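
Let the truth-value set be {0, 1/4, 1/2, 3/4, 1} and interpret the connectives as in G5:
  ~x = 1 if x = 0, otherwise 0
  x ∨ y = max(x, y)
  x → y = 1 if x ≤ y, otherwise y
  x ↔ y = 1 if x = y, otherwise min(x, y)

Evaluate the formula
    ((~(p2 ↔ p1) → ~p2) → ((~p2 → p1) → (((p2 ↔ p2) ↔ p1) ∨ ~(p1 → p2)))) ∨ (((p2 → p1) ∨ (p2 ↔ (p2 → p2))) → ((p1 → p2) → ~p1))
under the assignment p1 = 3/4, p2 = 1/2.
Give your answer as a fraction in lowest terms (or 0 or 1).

3/4

p2 ↔ p1 = 1/2 ↔ 3/4 = 1/2
~(p2 ↔ p1) = ~1/2 = 0
~p2 = ~1/2 = 0
~(p2 ↔ p1) → ~p2 = 0 → 0 = 1
~p2 = ~1/2 = 0
~p2 → p1 = 0 → 3/4 = 1
p2 ↔ p2 = 1/2 ↔ 1/2 = 1
(p2 ↔ p2) ↔ p1 = 1 ↔ 3/4 = 3/4
p1 → p2 = 3/4 → 1/2 = 1/2
~(p1 → p2) = ~1/2 = 0
((p2 ↔ p2) ↔ p1) ∨ ~(p1 → p2) = 3/4 ∨ 0 = 3/4
(~p2 → p1) → (((p2 ↔ p2) ↔ p1) ∨ ~(p1 → p2)) = 1 → 3/4 = 3/4
(~(p2 ↔ p1) → ~p2) → ((~p2 → p1) → (((p2 ↔ p2) ↔ p1) ∨ ~(p1 → p2))) = 1 → 3/4 = 3/4
p2 → p1 = 1/2 → 3/4 = 1
p2 → p2 = 1/2 → 1/2 = 1
p2 ↔ (p2 → p2) = 1/2 ↔ 1 = 1/2
(p2 → p1) ∨ (p2 ↔ (p2 → p2)) = 1 ∨ 1/2 = 1
p1 → p2 = 3/4 → 1/2 = 1/2
~p1 = ~3/4 = 0
(p1 → p2) → ~p1 = 1/2 → 0 = 0
((p2 → p1) ∨ (p2 ↔ (p2 → p2))) → ((p1 → p2) → ~p1) = 1 → 0 = 0
((~(p2 ↔ p1) → ~p2) → ((~p2 → p1) → (((p2 ↔ p2) ↔ p1) ∨ ~(p1 → p2)))) ∨ (((p2 → p1) ∨ (p2 ↔ (p2 → p2))) → ((p1 → p2) → ~p1)) = 3/4 ∨ 0 = 3/4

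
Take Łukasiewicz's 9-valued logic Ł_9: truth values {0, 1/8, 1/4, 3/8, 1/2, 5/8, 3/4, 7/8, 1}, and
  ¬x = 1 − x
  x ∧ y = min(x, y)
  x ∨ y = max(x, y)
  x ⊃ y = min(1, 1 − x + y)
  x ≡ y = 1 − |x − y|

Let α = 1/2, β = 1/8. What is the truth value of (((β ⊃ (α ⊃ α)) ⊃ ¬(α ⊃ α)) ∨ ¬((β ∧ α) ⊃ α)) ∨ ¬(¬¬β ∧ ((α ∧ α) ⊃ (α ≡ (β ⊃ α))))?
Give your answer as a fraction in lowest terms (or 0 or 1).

7/8

α ⊃ α = 1/2 ⊃ 1/2 = 1
β ⊃ (α ⊃ α) = 1/8 ⊃ 1 = 1
α ⊃ α = 1/2 ⊃ 1/2 = 1
¬(α ⊃ α) = ¬1 = 0
(β ⊃ (α ⊃ α)) ⊃ ¬(α ⊃ α) = 1 ⊃ 0 = 0
β ∧ α = 1/8 ∧ 1/2 = 1/8
(β ∧ α) ⊃ α = 1/8 ⊃ 1/2 = 1
¬((β ∧ α) ⊃ α) = ¬1 = 0
((β ⊃ (α ⊃ α)) ⊃ ¬(α ⊃ α)) ∨ ¬((β ∧ α) ⊃ α) = 0 ∨ 0 = 0
¬β = ¬1/8 = 7/8
¬¬β = ¬7/8 = 1/8
α ∧ α = 1/2 ∧ 1/2 = 1/2
β ⊃ α = 1/8 ⊃ 1/2 = 1
α ≡ (β ⊃ α) = 1/2 ≡ 1 = 1/2
(α ∧ α) ⊃ (α ≡ (β ⊃ α)) = 1/2 ⊃ 1/2 = 1
¬¬β ∧ ((α ∧ α) ⊃ (α ≡ (β ⊃ α))) = 1/8 ∧ 1 = 1/8
¬(¬¬β ∧ ((α ∧ α) ⊃ (α ≡ (β ⊃ α)))) = ¬1/8 = 7/8
(((β ⊃ (α ⊃ α)) ⊃ ¬(α ⊃ α)) ∨ ¬((β ∧ α) ⊃ α)) ∨ ¬(¬¬β ∧ ((α ∧ α) ⊃ (α ≡ (β ⊃ α)))) = 0 ∨ 7/8 = 7/8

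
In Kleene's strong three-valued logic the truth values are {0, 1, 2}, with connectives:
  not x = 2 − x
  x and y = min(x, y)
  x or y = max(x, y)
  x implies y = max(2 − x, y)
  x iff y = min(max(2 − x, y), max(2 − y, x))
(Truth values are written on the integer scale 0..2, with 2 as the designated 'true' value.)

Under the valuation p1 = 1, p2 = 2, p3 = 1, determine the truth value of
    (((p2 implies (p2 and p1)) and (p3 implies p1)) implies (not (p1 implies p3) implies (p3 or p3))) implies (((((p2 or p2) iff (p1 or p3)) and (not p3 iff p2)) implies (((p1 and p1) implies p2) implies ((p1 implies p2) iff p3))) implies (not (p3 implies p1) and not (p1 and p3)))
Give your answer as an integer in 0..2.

1

p2 and p1 = 2 and 1 = 1
p2 implies (p2 and p1) = 2 implies 1 = 1
p3 implies p1 = 1 implies 1 = 1
(p2 implies (p2 and p1)) and (p3 implies p1) = 1 and 1 = 1
p1 implies p3 = 1 implies 1 = 1
not (p1 implies p3) = not 1 = 1
p3 or p3 = 1 or 1 = 1
not (p1 implies p3) implies (p3 or p3) = 1 implies 1 = 1
((p2 implies (p2 and p1)) and (p3 implies p1)) implies (not (p1 implies p3) implies (p3 or p3)) = 1 implies 1 = 1
p2 or p2 = 2 or 2 = 2
p1 or p3 = 1 or 1 = 1
(p2 or p2) iff (p1 or p3) = 2 iff 1 = 1
not p3 = not 1 = 1
not p3 iff p2 = 1 iff 2 = 1
((p2 or p2) iff (p1 or p3)) and (not p3 iff p2) = 1 and 1 = 1
p1 and p1 = 1 and 1 = 1
(p1 and p1) implies p2 = 1 implies 2 = 2
p1 implies p2 = 1 implies 2 = 2
(p1 implies p2) iff p3 = 2 iff 1 = 1
((p1 and p1) implies p2) implies ((p1 implies p2) iff p3) = 2 implies 1 = 1
(((p2 or p2) iff (p1 or p3)) and (not p3 iff p2)) implies (((p1 and p1) implies p2) implies ((p1 implies p2) iff p3)) = 1 implies 1 = 1
p3 implies p1 = 1 implies 1 = 1
not (p3 implies p1) = not 1 = 1
p1 and p3 = 1 and 1 = 1
not (p1 and p3) = not 1 = 1
not (p3 implies p1) and not (p1 and p3) = 1 and 1 = 1
((((p2 or p2) iff (p1 or p3)) and (not p3 iff p2)) implies (((p1 and p1) implies p2) implies ((p1 implies p2) iff p3))) implies (not (p3 implies p1) and not (p1 and p3)) = 1 implies 1 = 1
(((p2 implies (p2 and p1)) and (p3 implies p1)) implies (not (p1 implies p3) implies (p3 or p3))) implies (((((p2 or p2) iff (p1 or p3)) and (not p3 iff p2)) implies (((p1 and p1) implies p2) implies ((p1 implies p2) iff p3))) implies (not (p3 implies p1) and not (p1 and p3))) = 1 implies 1 = 1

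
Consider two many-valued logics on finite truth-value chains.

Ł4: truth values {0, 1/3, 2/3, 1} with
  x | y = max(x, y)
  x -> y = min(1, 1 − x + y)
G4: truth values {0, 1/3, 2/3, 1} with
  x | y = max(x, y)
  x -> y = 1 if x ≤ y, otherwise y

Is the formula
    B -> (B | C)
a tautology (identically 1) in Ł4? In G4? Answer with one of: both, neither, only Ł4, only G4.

both

In Ł4: every assignment gives 1 — tautology.
In G4: every assignment gives 1 — tautology.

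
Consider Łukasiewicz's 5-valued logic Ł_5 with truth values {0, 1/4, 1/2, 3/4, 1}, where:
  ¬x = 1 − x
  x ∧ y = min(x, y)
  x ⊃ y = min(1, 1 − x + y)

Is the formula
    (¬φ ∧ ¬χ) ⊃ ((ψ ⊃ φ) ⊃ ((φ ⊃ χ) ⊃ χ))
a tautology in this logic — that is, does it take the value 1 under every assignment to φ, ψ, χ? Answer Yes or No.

Counterexample: take φ = 0, ψ = 0, χ = 0.
¬φ = ¬0 = 1
¬χ = ¬0 = 1
¬φ ∧ ¬χ = 1 ∧ 1 = 1
ψ ⊃ φ = 0 ⊃ 0 = 1
φ ⊃ χ = 0 ⊃ 0 = 1
(φ ⊃ χ) ⊃ χ = 1 ⊃ 0 = 0
(ψ ⊃ φ) ⊃ ((φ ⊃ χ) ⊃ χ) = 1 ⊃ 0 = 0
(¬φ ∧ ¬χ) ⊃ ((ψ ⊃ φ) ⊃ ((φ ⊃ χ) ⊃ χ)) = 1 ⊃ 0 = 0
This gives 0 ≠ 1.

No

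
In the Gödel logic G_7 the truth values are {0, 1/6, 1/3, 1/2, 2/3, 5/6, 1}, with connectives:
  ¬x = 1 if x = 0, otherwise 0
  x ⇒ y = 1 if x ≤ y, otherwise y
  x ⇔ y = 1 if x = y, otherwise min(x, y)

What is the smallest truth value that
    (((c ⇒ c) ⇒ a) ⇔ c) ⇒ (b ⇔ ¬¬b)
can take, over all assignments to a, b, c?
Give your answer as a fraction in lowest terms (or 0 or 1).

Take a = 0, b = 1/6, c = 0:
c ⇒ c = 0 ⇒ 0 = 1
(c ⇒ c) ⇒ a = 1 ⇒ 0 = 0
((c ⇒ c) ⇒ a) ⇔ c = 0 ⇔ 0 = 1
¬b = ¬1/6 = 0
¬¬b = ¬0 = 1
b ⇔ ¬¬b = 1/6 ⇔ 1 = 1/6
(((c ⇒ c) ⇒ a) ⇔ c) ⇒ (b ⇔ ¬¬b) = 1 ⇒ 1/6 = 1/6
No assignment yields a value below 1/6, so this is the minimum.

1/6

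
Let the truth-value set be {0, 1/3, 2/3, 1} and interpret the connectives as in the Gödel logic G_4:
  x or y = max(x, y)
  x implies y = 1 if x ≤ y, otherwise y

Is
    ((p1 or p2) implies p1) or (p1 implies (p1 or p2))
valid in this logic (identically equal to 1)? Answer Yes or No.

Yes

p1 = 0, p2 = 0 ↦ 1
p1 = 0, p2 = 1/3 ↦ 1
p1 = 0, p2 = 2/3 ↦ 1
p1 = 0, p2 = 1 ↦ 1
p1 = 1/3, p2 = 0 ↦ 1
p1 = 1/3, p2 = 1/3 ↦ 1
p1 = 1/3, p2 = 2/3 ↦ 1
p1 = 1/3, p2 = 1 ↦ 1
p1 = 2/3, p2 = 0 ↦ 1
p1 = 2/3, p2 = 1/3 ↦ 1
p1 = 2/3, p2 = 2/3 ↦ 1
p1 = 2/3, p2 = 1 ↦ 1
p1 = 1, p2 = 0 ↦ 1
p1 = 1, p2 = 1/3 ↦ 1
p1 = 1, p2 = 2/3 ↦ 1
p1 = 1, p2 = 1 ↦ 1
Every assignment gives a value ≥ 1.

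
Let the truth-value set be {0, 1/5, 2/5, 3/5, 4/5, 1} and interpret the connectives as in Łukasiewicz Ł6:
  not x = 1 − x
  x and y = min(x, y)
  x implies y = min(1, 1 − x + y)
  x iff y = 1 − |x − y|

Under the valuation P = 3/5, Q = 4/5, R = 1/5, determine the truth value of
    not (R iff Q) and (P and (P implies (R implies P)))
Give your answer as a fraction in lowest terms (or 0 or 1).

3/5

R iff Q = 1/5 iff 4/5 = 2/5
not (R iff Q) = not 2/5 = 3/5
R implies P = 1/5 implies 3/5 = 1
P implies (R implies P) = 3/5 implies 1 = 1
P and (P implies (R implies P)) = 3/5 and 1 = 3/5
not (R iff Q) and (P and (P implies (R implies P))) = 3/5 and 3/5 = 3/5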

■ **TO DO**: Pull out all lines of the data with the string "determine".

■ **THE ANSWER**:
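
Under the valuation p1 = 1, p2 = 2, p3 = 1, determine the truth value of
Under the valuation P = 3/5, Q = 4/5, R = 1/5, determine the truth value of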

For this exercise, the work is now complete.